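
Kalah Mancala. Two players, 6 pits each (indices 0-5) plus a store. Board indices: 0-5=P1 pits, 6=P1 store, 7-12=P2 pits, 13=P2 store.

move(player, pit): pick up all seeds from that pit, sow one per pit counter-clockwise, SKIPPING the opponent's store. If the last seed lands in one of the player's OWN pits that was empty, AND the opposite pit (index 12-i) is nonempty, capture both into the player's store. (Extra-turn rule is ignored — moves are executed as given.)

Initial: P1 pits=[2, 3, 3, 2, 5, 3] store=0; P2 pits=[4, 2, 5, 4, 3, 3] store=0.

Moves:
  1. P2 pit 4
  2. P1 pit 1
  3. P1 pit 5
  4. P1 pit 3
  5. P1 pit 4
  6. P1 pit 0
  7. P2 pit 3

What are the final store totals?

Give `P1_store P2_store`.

Move 1: P2 pit4 -> P1=[3,3,3,2,5,3](0) P2=[4,2,5,4,0,4](1)
Move 2: P1 pit1 -> P1=[3,0,4,3,6,3](0) P2=[4,2,5,4,0,4](1)
Move 3: P1 pit5 -> P1=[3,0,4,3,6,0](1) P2=[5,3,5,4,0,4](1)
Move 4: P1 pit3 -> P1=[3,0,4,0,7,1](2) P2=[5,3,5,4,0,4](1)
Move 5: P1 pit4 -> P1=[3,0,4,0,0,2](3) P2=[6,4,6,5,1,4](1)
Move 6: P1 pit0 -> P1=[0,1,5,0,0,2](10) P2=[6,4,0,5,1,4](1)
Move 7: P2 pit3 -> P1=[1,2,5,0,0,2](10) P2=[6,4,0,0,2,5](2)

Answer: 10 2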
_ _ _ _
**PROBLEM DESCRIPTION:**
The number of lines in the entries holding the word "pits" is what is needed. Supply that number only.

**WRITTEN SOLUTION:**
3